| Brief |
Everything from the line containing "f'(-3.00) = -9.00" through the line containing "f(1.34) = -56.33" in the listing below should be copied exactly, and nothing more.

*** Extracted records ***

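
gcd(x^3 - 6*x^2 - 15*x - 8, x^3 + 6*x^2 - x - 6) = x + 1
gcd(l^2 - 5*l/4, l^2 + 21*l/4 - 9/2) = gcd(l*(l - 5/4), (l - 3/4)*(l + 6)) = 1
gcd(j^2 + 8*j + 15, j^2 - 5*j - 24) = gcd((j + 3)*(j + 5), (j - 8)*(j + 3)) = j + 3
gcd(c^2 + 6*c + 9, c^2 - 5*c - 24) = c + 3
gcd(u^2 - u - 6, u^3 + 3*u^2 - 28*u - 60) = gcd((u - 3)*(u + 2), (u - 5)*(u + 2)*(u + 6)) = u + 2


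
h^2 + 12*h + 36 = (h + 6)^2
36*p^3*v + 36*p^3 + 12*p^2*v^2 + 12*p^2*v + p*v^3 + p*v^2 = (6*p + v)^2*(p*v + p)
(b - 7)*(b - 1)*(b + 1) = b^3 - 7*b^2 - b + 7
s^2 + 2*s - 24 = (s - 4)*(s + 6)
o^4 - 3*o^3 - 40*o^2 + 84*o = o*(o - 7)*(o - 2)*(o + 6)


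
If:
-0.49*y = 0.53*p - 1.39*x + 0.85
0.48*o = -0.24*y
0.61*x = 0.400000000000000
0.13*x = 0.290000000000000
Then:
No Solution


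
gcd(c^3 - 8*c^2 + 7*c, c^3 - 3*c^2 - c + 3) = c - 1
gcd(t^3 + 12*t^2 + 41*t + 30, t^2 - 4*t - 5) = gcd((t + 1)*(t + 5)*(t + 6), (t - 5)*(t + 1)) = t + 1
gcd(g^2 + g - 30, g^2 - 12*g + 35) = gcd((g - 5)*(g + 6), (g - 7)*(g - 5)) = g - 5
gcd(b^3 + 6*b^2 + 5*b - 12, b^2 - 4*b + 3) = b - 1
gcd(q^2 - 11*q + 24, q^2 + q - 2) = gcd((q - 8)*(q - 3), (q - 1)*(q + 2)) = 1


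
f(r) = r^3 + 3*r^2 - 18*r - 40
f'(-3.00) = -9.00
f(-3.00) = 14.00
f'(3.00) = 27.00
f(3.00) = -40.00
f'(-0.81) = -20.89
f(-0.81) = -23.98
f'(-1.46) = -20.37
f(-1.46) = -10.44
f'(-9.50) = 195.75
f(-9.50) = -455.62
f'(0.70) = -12.33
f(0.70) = -50.79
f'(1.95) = 5.11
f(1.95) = -56.28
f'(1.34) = -4.57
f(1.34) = -56.33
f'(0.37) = -15.37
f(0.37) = -46.20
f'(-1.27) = -20.78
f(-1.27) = -14.35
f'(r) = 3*r^2 + 6*r - 18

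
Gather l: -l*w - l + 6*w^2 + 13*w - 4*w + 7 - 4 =l*(-w - 1) + 6*w^2 + 9*w + 3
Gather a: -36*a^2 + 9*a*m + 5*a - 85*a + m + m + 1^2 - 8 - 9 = -36*a^2 + a*(9*m - 80) + 2*m - 16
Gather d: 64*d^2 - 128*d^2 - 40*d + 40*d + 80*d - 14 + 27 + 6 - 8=-64*d^2 + 80*d + 11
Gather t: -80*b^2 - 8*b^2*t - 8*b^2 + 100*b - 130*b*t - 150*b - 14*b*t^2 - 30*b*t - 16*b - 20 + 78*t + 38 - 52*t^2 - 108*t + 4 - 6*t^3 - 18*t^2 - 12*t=-88*b^2 - 66*b - 6*t^3 + t^2*(-14*b - 70) + t*(-8*b^2 - 160*b - 42) + 22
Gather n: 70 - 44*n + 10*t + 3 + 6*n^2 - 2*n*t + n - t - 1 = 6*n^2 + n*(-2*t - 43) + 9*t + 72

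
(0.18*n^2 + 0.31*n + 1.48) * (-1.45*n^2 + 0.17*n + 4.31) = -0.261*n^4 - 0.4189*n^3 - 1.3175*n^2 + 1.5877*n + 6.3788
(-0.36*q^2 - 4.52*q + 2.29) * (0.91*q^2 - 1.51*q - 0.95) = -0.3276*q^4 - 3.5696*q^3 + 9.2511*q^2 + 0.8361*q - 2.1755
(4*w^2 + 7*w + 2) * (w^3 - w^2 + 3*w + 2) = 4*w^5 + 3*w^4 + 7*w^3 + 27*w^2 + 20*w + 4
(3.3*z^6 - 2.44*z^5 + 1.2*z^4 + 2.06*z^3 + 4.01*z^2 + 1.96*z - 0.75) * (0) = 0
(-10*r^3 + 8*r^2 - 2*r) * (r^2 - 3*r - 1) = -10*r^5 + 38*r^4 - 16*r^3 - 2*r^2 + 2*r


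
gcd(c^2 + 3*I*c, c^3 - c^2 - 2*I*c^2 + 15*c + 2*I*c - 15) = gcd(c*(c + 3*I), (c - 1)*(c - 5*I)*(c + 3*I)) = c + 3*I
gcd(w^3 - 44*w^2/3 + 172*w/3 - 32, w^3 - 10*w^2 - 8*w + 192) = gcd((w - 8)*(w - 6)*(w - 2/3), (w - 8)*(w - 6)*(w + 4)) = w^2 - 14*w + 48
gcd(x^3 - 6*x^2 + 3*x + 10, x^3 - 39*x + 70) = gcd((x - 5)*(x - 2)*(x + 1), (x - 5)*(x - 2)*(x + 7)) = x^2 - 7*x + 10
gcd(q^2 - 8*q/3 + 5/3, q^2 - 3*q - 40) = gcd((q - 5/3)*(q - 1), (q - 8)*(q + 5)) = 1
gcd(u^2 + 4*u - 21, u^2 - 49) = u + 7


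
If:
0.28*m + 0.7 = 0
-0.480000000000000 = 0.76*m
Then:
No Solution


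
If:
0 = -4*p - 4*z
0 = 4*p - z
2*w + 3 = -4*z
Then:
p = 0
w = -3/2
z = 0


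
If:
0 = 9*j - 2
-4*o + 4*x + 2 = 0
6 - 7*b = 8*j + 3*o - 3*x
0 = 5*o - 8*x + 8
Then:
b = 7/18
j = 2/9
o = 4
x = 7/2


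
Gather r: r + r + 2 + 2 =2*r + 4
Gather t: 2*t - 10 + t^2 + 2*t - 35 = t^2 + 4*t - 45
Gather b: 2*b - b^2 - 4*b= -b^2 - 2*b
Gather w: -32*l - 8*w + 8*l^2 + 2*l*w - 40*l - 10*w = 8*l^2 - 72*l + w*(2*l - 18)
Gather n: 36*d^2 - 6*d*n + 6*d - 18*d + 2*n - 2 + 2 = 36*d^2 - 12*d + n*(2 - 6*d)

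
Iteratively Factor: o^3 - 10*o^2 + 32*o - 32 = (o - 2)*(o^2 - 8*o + 16) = (o - 4)*(o - 2)*(o - 4)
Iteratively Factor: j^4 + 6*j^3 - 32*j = (j - 2)*(j^3 + 8*j^2 + 16*j) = (j - 2)*(j + 4)*(j^2 + 4*j) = j*(j - 2)*(j + 4)*(j + 4)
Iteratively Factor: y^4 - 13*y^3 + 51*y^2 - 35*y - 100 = (y - 5)*(y^3 - 8*y^2 + 11*y + 20) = (y - 5)*(y + 1)*(y^2 - 9*y + 20) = (y - 5)*(y - 4)*(y + 1)*(y - 5)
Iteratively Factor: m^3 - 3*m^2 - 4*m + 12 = (m - 3)*(m^2 - 4) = (m - 3)*(m + 2)*(m - 2)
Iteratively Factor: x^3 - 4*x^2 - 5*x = (x)*(x^2 - 4*x - 5) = x*(x + 1)*(x - 5)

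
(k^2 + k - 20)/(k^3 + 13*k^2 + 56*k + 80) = (k - 4)/(k^2 + 8*k + 16)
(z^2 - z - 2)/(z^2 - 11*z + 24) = (z^2 - z - 2)/(z^2 - 11*z + 24)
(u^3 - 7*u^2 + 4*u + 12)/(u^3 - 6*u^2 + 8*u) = (u^2 - 5*u - 6)/(u*(u - 4))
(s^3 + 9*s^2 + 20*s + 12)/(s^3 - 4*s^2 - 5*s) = (s^2 + 8*s + 12)/(s*(s - 5))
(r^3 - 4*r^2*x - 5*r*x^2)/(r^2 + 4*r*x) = (r^2 - 4*r*x - 5*x^2)/(r + 4*x)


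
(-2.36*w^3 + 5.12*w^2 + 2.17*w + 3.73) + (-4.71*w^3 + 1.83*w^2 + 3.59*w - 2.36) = -7.07*w^3 + 6.95*w^2 + 5.76*w + 1.37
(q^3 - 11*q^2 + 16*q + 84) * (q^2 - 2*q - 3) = q^5 - 13*q^4 + 35*q^3 + 85*q^2 - 216*q - 252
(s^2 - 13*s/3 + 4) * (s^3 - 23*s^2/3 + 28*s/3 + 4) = s^5 - 12*s^4 + 419*s^3/9 - 604*s^2/9 + 20*s + 16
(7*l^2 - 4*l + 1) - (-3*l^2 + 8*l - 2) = 10*l^2 - 12*l + 3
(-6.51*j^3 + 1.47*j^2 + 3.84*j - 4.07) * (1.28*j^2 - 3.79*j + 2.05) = -8.3328*j^5 + 26.5545*j^4 - 14.0016*j^3 - 16.7497*j^2 + 23.2973*j - 8.3435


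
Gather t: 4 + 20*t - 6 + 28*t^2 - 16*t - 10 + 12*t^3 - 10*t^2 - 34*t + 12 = 12*t^3 + 18*t^2 - 30*t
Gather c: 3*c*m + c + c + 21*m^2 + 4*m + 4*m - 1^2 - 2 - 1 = c*(3*m + 2) + 21*m^2 + 8*m - 4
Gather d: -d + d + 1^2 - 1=0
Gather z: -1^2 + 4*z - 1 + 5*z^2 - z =5*z^2 + 3*z - 2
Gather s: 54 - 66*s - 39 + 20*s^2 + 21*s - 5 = 20*s^2 - 45*s + 10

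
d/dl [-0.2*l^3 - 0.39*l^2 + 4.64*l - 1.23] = -0.6*l^2 - 0.78*l + 4.64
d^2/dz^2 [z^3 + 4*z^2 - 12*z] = 6*z + 8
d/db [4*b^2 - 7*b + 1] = 8*b - 7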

*** End of Extracted records ***

| Solution |
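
f'(-3.00) = -9.00
f(-3.00) = 14.00
f'(3.00) = 27.00
f(3.00) = -40.00
f'(-0.81) = -20.89
f(-0.81) = -23.98
f'(-1.46) = -20.37
f(-1.46) = -10.44
f'(-9.50) = 195.75
f(-9.50) = -455.62
f'(0.70) = -12.33
f(0.70) = -50.79
f'(1.95) = 5.11
f(1.95) = -56.28
f'(1.34) = -4.57
f(1.34) = -56.33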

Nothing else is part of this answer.